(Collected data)
--- START ---

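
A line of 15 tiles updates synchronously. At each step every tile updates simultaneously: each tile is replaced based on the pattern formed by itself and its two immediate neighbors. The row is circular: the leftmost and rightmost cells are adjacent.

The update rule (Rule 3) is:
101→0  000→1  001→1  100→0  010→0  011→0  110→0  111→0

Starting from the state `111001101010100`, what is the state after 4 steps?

000010000000001
011100111111110
100001000000000
001110011111111

001110011111111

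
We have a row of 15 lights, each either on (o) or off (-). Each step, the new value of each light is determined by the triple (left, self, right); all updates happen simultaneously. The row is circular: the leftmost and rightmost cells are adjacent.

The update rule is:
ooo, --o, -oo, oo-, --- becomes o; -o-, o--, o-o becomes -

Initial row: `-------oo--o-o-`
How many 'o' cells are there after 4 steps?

14

ooooooooo-o----
ooooooooo---ooo
ooooooooo-ooooo
ooooooooo-ooooo
count of o: 14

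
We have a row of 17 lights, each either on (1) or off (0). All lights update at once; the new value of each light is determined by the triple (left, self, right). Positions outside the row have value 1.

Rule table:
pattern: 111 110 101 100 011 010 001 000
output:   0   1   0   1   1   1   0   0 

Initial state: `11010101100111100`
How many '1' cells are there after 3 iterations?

01010101110100110
01010101010110110
01010101010110110
count of 1: 9

9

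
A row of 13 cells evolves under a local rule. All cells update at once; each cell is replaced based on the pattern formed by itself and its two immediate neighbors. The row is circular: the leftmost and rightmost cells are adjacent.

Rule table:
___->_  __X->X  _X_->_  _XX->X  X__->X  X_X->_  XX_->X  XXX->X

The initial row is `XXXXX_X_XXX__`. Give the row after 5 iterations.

XXXXXX_XXXXXX

iteration 1: XXXXX___XXXXX
iteration 2: XXXXXX_XXXXXX
iteration 3: XXXXXX_XXXXXX  (fixed point — unchanged through iteration 5)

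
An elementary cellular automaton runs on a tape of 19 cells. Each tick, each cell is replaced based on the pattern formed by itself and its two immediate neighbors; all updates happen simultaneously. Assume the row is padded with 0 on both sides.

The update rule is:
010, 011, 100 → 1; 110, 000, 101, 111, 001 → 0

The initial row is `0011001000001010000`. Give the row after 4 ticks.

tick 1: 0010101100001011000
tick 2: 0010101010001010100
tick 3: 0010101011001010110
tick 4: 0010101010101010101

0010101010101010101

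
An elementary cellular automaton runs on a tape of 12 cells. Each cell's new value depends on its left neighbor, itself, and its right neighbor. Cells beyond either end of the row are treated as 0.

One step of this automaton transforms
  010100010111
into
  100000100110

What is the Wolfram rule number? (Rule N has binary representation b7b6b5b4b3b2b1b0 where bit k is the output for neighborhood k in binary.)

138

position 10: 111 → 1  (bit 7 = 1)
position 11: 110 → 0  (bit 6 = 0)
position 2: 101 → 0  (bit 5 = 0)
position 4: 100 → 0  (bit 4 = 0)
position 9: 011 → 1  (bit 3 = 1)
position 1: 010 → 0  (bit 2 = 0)
position 0: 001 → 1  (bit 1 = 1)
position 5: 000 → 0  (bit 0 = 0)
bits b7..b0 = 10001010 = 138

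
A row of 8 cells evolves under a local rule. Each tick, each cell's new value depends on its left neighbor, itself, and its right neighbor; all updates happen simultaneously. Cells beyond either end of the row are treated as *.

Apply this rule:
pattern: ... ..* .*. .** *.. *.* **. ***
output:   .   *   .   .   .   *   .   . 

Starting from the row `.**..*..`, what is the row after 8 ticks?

*...*..*
...*..*.
..*..*.*
.*..*.*.
*..*.*.*
..*.*.*.
.*.*.*.*
*.*.*.*.

*.*.*.*.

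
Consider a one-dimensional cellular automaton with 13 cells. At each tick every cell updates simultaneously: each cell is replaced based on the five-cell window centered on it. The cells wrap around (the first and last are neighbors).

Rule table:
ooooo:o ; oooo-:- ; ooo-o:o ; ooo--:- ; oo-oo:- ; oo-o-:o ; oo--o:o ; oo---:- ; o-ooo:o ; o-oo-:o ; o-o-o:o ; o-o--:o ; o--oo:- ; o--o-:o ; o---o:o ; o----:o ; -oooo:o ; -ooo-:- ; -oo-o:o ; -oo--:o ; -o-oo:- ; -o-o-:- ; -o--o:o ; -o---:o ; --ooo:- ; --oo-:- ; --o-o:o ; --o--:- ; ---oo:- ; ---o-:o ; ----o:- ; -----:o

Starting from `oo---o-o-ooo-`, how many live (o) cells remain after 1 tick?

oo-ooo-o-o-o-
count of o: 8

8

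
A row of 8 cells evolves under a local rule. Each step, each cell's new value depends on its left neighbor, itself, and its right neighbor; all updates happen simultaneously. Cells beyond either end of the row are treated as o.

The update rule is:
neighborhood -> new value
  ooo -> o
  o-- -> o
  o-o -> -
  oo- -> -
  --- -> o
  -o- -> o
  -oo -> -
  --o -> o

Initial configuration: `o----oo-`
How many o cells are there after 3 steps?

step 1: -oooo---
step 2: --oo-ooo
step 3: oo----oo
count of o: 4

4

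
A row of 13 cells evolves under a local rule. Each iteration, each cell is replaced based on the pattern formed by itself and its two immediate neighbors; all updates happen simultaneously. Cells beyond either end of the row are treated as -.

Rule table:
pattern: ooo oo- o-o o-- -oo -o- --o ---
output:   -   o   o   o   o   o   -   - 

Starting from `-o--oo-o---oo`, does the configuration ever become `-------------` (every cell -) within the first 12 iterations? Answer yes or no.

-oo-ooooo--oo
-oooo---oo-oo
-o--oo--ooooo
-oo-ooo-o---o
-oooo-oooo--o
-o--ooo--oo-o
-oo-o-oo-oooo
-ooooooooo--o
-o-------oo-o
-oo------oooo
-ooo-----o--o
-o-oo----oo-o
iteration 12 is -o-oo----oo-o, still not uniform -

no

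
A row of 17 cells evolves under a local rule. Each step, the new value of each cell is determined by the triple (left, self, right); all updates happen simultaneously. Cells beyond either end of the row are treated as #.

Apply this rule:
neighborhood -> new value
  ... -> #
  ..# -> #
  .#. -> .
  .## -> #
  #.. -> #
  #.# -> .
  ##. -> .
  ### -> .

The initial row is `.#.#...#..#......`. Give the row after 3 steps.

....###.##.######
#####...#..#.....
.....###.##.#####

.....###.##.#####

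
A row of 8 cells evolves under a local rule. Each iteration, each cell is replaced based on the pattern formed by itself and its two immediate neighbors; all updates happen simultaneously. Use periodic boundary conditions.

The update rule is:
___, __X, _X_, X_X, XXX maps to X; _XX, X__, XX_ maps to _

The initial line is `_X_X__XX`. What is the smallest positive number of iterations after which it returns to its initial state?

XXXX_X__
_XX_XX_X
X__X__XX
__XX_X_X
_X__XXXX
XX_X_XX_
__XXX__X
_X_X__XX

8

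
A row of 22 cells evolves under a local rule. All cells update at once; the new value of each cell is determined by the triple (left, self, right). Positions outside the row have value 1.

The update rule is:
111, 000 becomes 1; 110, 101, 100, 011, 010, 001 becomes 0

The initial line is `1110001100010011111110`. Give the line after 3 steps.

step 1: 1100100001000001111100
step 2: 1000001100011100111000
step 3: 0011100001001000010010

0011100001001000010010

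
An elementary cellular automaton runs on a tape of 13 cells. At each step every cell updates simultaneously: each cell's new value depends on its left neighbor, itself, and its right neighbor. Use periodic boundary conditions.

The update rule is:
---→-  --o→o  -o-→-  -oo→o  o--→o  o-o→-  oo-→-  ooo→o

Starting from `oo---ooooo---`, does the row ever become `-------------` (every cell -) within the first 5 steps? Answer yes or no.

no

o-o-ooooo-o-o
----oooo----o
o--oooo-o--o-
-ooooo---oo--
ooooo-o-oo-o-
step 5 is ooooo-o-oo-o-, still not uniform -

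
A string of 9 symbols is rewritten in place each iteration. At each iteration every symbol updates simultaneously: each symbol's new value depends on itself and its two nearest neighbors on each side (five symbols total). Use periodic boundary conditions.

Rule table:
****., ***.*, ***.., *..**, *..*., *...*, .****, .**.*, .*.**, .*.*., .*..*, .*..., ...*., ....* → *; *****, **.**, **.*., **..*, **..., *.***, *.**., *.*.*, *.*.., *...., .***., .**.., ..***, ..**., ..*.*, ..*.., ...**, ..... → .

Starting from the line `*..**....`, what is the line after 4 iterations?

.**.*..*.

.**....**
.....*..*
*..**.**.
.**.*..*.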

--- END ---

**TASK DETAILS:** Report back every line of the entries in which "under" occurs.

**RESULT:**
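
A row of 13 cells evolves under a local rule. All cells update at once; each cell is replaced based on the pattern formed by itself and its two immediate neighbors. The row is circular: the leftmost and rightmost cells are adjacent.
A row of 8 cells evolves under a local rule. Each tick, each cell's new value depends on its left neighbor, itself, and its right neighbor; all updates happen simultaneously. Cells beyond either end of the row are treated as *.
A row of 8 cells evolves under a local rule. Each step, each cell's new value depends on its left neighbor, itself, and its right neighbor; all updates happen simultaneously. Cells beyond either end of the row are treated as o.
A row of 13 cells evolves under a local rule. Each iteration, each cell is replaced based on the pattern formed by itself and its two immediate neighbors; all updates happen simultaneously. Cells beyond either end of the row are treated as -.
A row of 17 cells evolves under a local rule. Each step, the new value of each cell is determined by the triple (left, self, right); all updates happen simultaneously. Cells beyond either end of the row are treated as #.
A row of 8 cells evolves under a local rule. Each iteration, each cell is replaced based on the pattern formed by itself and its two immediate neighbors; all updates happen simultaneously. Use periodic boundary conditions.
A row of 22 cells evolves under a local rule. All cells update at once; the new value of each cell is determined by the triple (left, self, right). Positions outside the row have value 1.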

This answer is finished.